> [Problem to work on]: Every line below should be set down exactly as it appears.

> [Supplied material]:

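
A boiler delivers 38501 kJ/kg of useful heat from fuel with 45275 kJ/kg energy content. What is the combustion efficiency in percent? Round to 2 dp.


Efficiency = (Q_useful / Q_fuel) * 100
Efficiency = (38501 / 45275) * 100
Efficiency = 0.8504 * 100 = 85.04%


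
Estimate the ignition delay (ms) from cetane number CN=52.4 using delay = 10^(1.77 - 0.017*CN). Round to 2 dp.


delay = 10^(1.77 - 0.017*CN)
Exponent = 1.77 - 0.017*52.4 = 0.8792
delay = 10^0.8792 = 7.57 ms


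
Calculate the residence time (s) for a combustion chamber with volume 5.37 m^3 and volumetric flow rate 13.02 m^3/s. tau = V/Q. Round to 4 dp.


tau = V / Q_flow
tau = 5.37 / 13.02 = 0.4124 s


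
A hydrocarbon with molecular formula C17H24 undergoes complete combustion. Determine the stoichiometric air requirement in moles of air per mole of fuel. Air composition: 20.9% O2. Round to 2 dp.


Balanced combustion: C17H24 + 23 O2 -> 17 CO2 + 12 H2O
O2 needed = C + H/4 = 17 + 24/4 = 23.00 moles
Air moles = O2 / 0.209 = 23.00 / 0.209 = 110.05 moles air


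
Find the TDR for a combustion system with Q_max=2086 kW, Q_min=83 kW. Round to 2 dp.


TDR = Q_max / Q_min
TDR = 2086 / 83 = 25.13


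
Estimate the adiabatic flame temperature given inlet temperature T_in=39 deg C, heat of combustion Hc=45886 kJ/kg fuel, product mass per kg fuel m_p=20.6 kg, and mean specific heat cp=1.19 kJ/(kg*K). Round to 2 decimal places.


T_ad = T_in + Hc / (m_p * cp)
Denominator = 20.6 * 1.19 = 24.5140
Temperature rise = 45886 / 24.5140 = 1871.83 K
T_ad = 39 + 1871.83 = 1910.83 deg C


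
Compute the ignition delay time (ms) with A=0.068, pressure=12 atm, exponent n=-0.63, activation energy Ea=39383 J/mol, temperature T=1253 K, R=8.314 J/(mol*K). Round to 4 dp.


tau = A * P^n * exp(Ea/(R*T))
P^n = 12^(-0.63) = 0.20898534
Ea/(R*T) = 39383/(8.314*1253) = 3.780487
exp(Ea/(R*T)) = 43.837368
tau = 0.068 * 0.20898534 * 43.837368 = 0.6230 ms


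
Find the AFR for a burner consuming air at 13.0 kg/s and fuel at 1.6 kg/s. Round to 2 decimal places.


AFR = m_air / m_fuel
AFR = 13.0 / 1.6 = 8.13


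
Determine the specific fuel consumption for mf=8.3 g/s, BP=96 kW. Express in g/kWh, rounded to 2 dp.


SFC = (mf / BP) * 3600
Rate = 8.3 / 96 = 0.086458 g/(s*kW)
SFC = 0.086458 * 3600 = 311.25 g/kWh


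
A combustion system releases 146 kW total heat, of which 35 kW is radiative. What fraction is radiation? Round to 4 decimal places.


f_rad = Q_rad / Q_total
f_rad = 35 / 146 = 0.2397


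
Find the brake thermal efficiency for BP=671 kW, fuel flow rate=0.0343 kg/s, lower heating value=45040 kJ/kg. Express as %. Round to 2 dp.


eta_BTE = (BP / (mf * LHV)) * 100
Denominator = 0.0343 * 45040 = 1544.8720 kW
eta_BTE = (671 / 1544.8720) * 100 = 43.43%


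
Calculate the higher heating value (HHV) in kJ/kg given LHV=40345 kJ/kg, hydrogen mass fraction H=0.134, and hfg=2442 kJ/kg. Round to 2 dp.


HHV = LHV + hfg * 9 * H
Water addition = 2442 * 9 * 0.134 = 2945.052 kJ/kg
HHV = 40345 + 2945.052 = 43290.05 kJ/kg


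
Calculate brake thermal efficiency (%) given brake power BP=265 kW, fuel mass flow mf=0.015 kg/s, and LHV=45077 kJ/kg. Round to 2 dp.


eta_BTE = (BP / (mf * LHV)) * 100
Denominator = 0.015 * 45077 = 676.1550 kW
eta_BTE = (265 / 676.1550) * 100 = 39.19%


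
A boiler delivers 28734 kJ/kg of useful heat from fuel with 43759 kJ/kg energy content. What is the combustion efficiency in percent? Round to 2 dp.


Efficiency = (Q_useful / Q_fuel) * 100
Efficiency = (28734 / 43759) * 100
Efficiency = 0.6566 * 100 = 65.66%


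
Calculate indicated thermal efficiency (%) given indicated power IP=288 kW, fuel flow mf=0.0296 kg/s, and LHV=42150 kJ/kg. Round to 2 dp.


eta_ith = (IP / (mf * LHV)) * 100
Denominator = 0.0296 * 42150 = 1247.6400 kW
eta_ith = (288 / 1247.6400) * 100 = 23.08%


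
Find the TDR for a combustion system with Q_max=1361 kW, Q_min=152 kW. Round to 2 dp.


TDR = Q_max / Q_min
TDR = 1361 / 152 = 8.95


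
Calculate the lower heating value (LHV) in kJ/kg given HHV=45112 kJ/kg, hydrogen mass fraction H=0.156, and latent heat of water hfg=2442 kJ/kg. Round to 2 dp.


LHV = HHV - hfg * 9 * H
Water correction = 2442 * 9 * 0.156 = 3428.568 kJ/kg
LHV = 45112 - 3428.568 = 41683.43 kJ/kg


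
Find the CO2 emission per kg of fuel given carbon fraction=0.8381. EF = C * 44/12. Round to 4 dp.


EF = C_frac * (M_CO2 / M_C)
EF = 0.8381 * (44/12)
EF = 0.8381 * 3.666667 = 3.0730 kg_CO2/kg_fuel


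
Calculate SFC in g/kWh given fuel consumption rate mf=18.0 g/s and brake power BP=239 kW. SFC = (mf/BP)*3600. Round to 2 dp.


SFC = (mf / BP) * 3600
Rate = 18.0 / 239 = 0.075314 g/(s*kW)
SFC = 0.075314 * 3600 = 271.13 g/kWh


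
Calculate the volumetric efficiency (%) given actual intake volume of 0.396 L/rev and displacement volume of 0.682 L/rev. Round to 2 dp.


eta_v = (V_actual / V_disp) * 100
Ratio = 0.396 / 0.682 = 0.5806
eta_v = 0.5806 * 100 = 58.06%


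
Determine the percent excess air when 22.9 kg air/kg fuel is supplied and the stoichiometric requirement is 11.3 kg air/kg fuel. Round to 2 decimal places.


Excess air = actual - stoichiometric = 22.9 - 11.3 = 11.60 kg/kg fuel
Excess air % = (excess / stoich) * 100 = (11.60 / 11.3) * 100 = 102.65%


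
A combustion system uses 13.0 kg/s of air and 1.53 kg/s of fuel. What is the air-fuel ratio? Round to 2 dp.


AFR = m_air / m_fuel
AFR = 13.0 / 1.53 = 8.50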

> [Solved problem]:
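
A boiler delivers 38501 kJ/kg of useful heat from fuel with 45275 kJ/kg energy content. What is the combustion efficiency in percent? Round to 2 dp.


Efficiency = (Q_useful / Q_fuel) * 100
Efficiency = (38501 / 45275) * 100
Efficiency = 0.8504 * 100 = 85.04%


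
Estimate the ignition delay (ms) from cetane number CN=52.4 using delay = 10^(1.77 - 0.017*CN). Round to 2 dp.


delay = 10^(1.77 - 0.017*CN)
Exponent = 1.77 - 0.017*52.4 = 0.8792
delay = 10^0.8792 = 7.57 ms


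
Calculate the residence time (s) for a combustion chamber with volume 5.37 m^3 and volumetric flow rate 13.02 m^3/s. tau = V/Q. Round to 4 dp.


tau = V / Q_flow
tau = 5.37 / 13.02 = 0.4124 s


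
A hydrocarbon with molecular formula C17H24 undergoes complete combustion. Determine the stoichiometric air requirement in moles of air per mole of fuel. Air composition: 20.9% O2. Round to 2 dp.


Balanced combustion: C17H24 + 23 O2 -> 17 CO2 + 12 H2O
O2 needed = C + H/4 = 17 + 24/4 = 23.00 moles
Air moles = O2 / 0.209 = 23.00 / 0.209 = 110.05 moles air


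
Find the TDR for a combustion system with Q_max=2086 kW, Q_min=83 kW. Round to 2 dp.


TDR = Q_max / Q_min
TDR = 2086 / 83 = 25.13


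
Estimate the adiabatic flame temperature given inlet temperature T_in=39 deg C, heat of combustion Hc=45886 kJ/kg fuel, product mass per kg fuel m_p=20.6 kg, and mean specific heat cp=1.19 kJ/(kg*K). Round to 2 decimal places.


T_ad = T_in + Hc / (m_p * cp)
Denominator = 20.6 * 1.19 = 24.5140
Temperature rise = 45886 / 24.5140 = 1871.83 K
T_ad = 39 + 1871.83 = 1910.83 deg C


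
Compute the ignition delay time (ms) with A=0.068, pressure=12 atm, exponent n=-0.63, activation energy Ea=39383 J/mol, temperature T=1253 K, R=8.314 J/(mol*K). Round to 4 dp.


tau = A * P^n * exp(Ea/(R*T))
P^n = 12^(-0.63) = 0.20898534
Ea/(R*T) = 39383/(8.314*1253) = 3.780487
exp(Ea/(R*T)) = 43.837368
tau = 0.068 * 0.20898534 * 43.837368 = 0.6230 ms


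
Find the AFR for a burner consuming air at 13.0 kg/s and fuel at 1.6 kg/s. Round to 2 decimal places.


AFR = m_air / m_fuel
AFR = 13.0 / 1.6 = 8.13


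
Determine the specific fuel consumption for mf=8.3 g/s, BP=96 kW. Express in g/kWh, rounded to 2 dp.


SFC = (mf / BP) * 3600
Rate = 8.3 / 96 = 0.086458 g/(s*kW)
SFC = 0.086458 * 3600 = 311.25 g/kWh


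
A combustion system releases 146 kW total heat, of which 35 kW is radiative. What fraction is radiation? Round to 4 decimal places.


f_rad = Q_rad / Q_total
f_rad = 35 / 146 = 0.2397


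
Find the brake thermal efficiency for BP=671 kW, fuel flow rate=0.0343 kg/s, lower heating value=45040 kJ/kg. Express as %. Round to 2 dp.


eta_BTE = (BP / (mf * LHV)) * 100
Denominator = 0.0343 * 45040 = 1544.8720 kW
eta_BTE = (671 / 1544.8720) * 100 = 43.43%


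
Calculate the higher heating value (HHV) in kJ/kg given LHV=40345 kJ/kg, hydrogen mass fraction H=0.134, and hfg=2442 kJ/kg. Round to 2 dp.


HHV = LHV + hfg * 9 * H
Water addition = 2442 * 9 * 0.134 = 2945.052 kJ/kg
HHV = 40345 + 2945.052 = 43290.05 kJ/kg


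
Calculate brake thermal efficiency (%) given brake power BP=265 kW, fuel mass flow mf=0.015 kg/s, and LHV=45077 kJ/kg. Round to 2 dp.


eta_BTE = (BP / (mf * LHV)) * 100
Denominator = 0.015 * 45077 = 676.1550 kW
eta_BTE = (265 / 676.1550) * 100 = 39.19%


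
A boiler delivers 28734 kJ/kg of useful heat from fuel with 43759 kJ/kg energy content. What is the combustion efficiency in percent? Round to 2 dp.


Efficiency = (Q_useful / Q_fuel) * 100
Efficiency = (28734 / 43759) * 100
Efficiency = 0.6566 * 100 = 65.66%


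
Calculate indicated thermal efficiency (%) given indicated power IP=288 kW, fuel flow mf=0.0296 kg/s, and LHV=42150 kJ/kg. Round to 2 dp.


eta_ith = (IP / (mf * LHV)) * 100
Denominator = 0.0296 * 42150 = 1247.6400 kW
eta_ith = (288 / 1247.6400) * 100 = 23.08%


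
Find the TDR for a combustion system with Q_max=1361 kW, Q_min=152 kW. Round to 2 dp.


TDR = Q_max / Q_min
TDR = 1361 / 152 = 8.95


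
Calculate the lower heating value (LHV) in kJ/kg given HHV=45112 kJ/kg, hydrogen mass fraction H=0.156, and latent heat of water hfg=2442 kJ/kg. Round to 2 dp.


LHV = HHV - hfg * 9 * H
Water correction = 2442 * 9 * 0.156 = 3428.568 kJ/kg
LHV = 45112 - 3428.568 = 41683.43 kJ/kg


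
Find the CO2 emission per kg of fuel given carbon fraction=0.8381. EF = C * 44/12. Round to 4 dp.


EF = C_frac * (M_CO2 / M_C)
EF = 0.8381 * (44/12)
EF = 0.8381 * 3.666667 = 3.0730 kg_CO2/kg_fuel


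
Calculate SFC in g/kWh given fuel consumption rate mf=18.0 g/s and brake power BP=239 kW. SFC = (mf/BP)*3600. Round to 2 dp.


SFC = (mf / BP) * 3600
Rate = 18.0 / 239 = 0.075314 g/(s*kW)
SFC = 0.075314 * 3600 = 271.13 g/kWh


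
Calculate the volumetric efficiency (%) given actual intake volume of 0.396 L/rev and displacement volume of 0.682 L/rev. Round to 2 dp.


eta_v = (V_actual / V_disp) * 100
Ratio = 0.396 / 0.682 = 0.5806
eta_v = 0.5806 * 100 = 58.06%


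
Determine the percent excess air when 22.9 kg air/kg fuel is supplied and the stoichiometric requirement is 11.3 kg air/kg fuel. Round to 2 decimal places.


Excess air = actual - stoichiometric = 22.9 - 11.3 = 11.60 kg/kg fuel
Excess air % = (excess / stoich) * 100 = (11.60 / 11.3) * 100 = 102.65%


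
A combustion system uses 13.0 kg/s of air and 1.53 kg/s of fuel. What is the air-fuel ratio? Round to 2 dp.


AFR = m_air / m_fuel
AFR = 13.0 / 1.53 = 8.50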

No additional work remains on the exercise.